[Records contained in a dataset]
****

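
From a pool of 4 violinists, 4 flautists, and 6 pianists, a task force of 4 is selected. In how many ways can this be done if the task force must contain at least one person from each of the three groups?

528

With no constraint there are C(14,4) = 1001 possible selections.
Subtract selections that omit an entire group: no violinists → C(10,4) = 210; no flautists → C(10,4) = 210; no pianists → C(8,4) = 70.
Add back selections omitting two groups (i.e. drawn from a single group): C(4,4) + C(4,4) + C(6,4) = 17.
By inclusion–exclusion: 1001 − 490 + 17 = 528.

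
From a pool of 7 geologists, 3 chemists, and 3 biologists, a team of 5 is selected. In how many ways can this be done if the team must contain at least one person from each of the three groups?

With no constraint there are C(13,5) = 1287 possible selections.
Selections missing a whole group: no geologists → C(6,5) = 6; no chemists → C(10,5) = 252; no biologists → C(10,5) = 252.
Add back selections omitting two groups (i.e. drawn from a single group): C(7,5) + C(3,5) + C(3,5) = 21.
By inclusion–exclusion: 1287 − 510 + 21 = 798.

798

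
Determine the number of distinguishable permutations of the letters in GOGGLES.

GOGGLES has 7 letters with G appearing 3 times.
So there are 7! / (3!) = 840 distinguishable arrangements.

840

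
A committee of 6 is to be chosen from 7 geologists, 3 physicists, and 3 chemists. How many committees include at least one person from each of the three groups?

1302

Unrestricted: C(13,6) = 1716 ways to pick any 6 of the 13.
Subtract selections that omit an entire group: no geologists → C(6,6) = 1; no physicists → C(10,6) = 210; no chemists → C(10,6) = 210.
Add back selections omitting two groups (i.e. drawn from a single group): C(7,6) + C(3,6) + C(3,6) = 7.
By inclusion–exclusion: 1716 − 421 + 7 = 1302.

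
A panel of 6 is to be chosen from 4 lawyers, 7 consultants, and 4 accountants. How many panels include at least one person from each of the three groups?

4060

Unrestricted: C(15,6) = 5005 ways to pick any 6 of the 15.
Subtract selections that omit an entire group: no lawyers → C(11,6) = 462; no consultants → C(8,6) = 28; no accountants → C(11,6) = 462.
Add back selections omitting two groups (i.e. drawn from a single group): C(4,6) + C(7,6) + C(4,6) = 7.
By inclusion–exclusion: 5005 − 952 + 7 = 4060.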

****

TASK REQUIREMENTS >> The records shown above are to be copied exactly, every one of them.

RESULT OF THIS EXERCISE >>
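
From a pool of 4 violinists, 4 flautists, and 6 pianists, a task force of 4 is selected. In how many ways can this be done if the task force must contain at least one person from each of the three groups?

528

With no constraint there are C(14,4) = 1001 possible selections.
Subtract selections that omit an entire group: no violinists → C(10,4) = 210; no flautists → C(10,4) = 210; no pianists → C(8,4) = 70.
Add back selections omitting two groups (i.e. drawn from a single group): C(4,4) + C(4,4) + C(6,4) = 17.
By inclusion–exclusion: 1001 − 490 + 17 = 528.

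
From a pool of 7 geologists, 3 chemists, and 3 biologists, a team of 5 is selected. In how many ways can this be done if the team must contain at least one person from each of the three groups?

With no constraint there are C(13,5) = 1287 possible selections.
Selections missing a whole group: no geologists → C(6,5) = 6; no chemists → C(10,5) = 252; no biologists → C(10,5) = 252.
Add back selections omitting two groups (i.e. drawn from a single group): C(7,5) + C(3,5) + C(3,5) = 21.
By inclusion–exclusion: 1287 − 510 + 21 = 798.

798

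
Determine the number of distinguishable permutations of the letters in GOGGLES.

GOGGLES has 7 letters with G appearing 3 times.
So there are 7! / (3!) = 840 distinguishable arrangements.

840

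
A committee of 6 is to be chosen from 7 geologists, 3 physicists, and 3 chemists. How many committees include at least one person from each of the three groups?

1302

Unrestricted: C(13,6) = 1716 ways to pick any 6 of the 13.
Subtract selections that omit an entire group: no geologists → C(6,6) = 1; no physicists → C(10,6) = 210; no chemists → C(10,6) = 210.
Add back selections omitting two groups (i.e. drawn from a single group): C(7,6) + C(3,6) + C(3,6) = 7.
By inclusion–exclusion: 1716 − 421 + 7 = 1302.

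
A panel of 6 is to be chosen from 4 lawyers, 7 consultants, and 4 accountants. How many panels include at least one person from each of the three groups?

4060

Unrestricted: C(15,6) = 5005 ways to pick any 6 of the 15.
Subtract selections that omit an entire group: no lawyers → C(11,6) = 462; no consultants → C(8,6) = 28; no accountants → C(11,6) = 462.
Add back selections omitting two groups (i.e. drawn from a single group): C(4,6) + C(7,6) + C(4,6) = 7.
By inclusion–exclusion: 5005 − 952 + 7 = 4060.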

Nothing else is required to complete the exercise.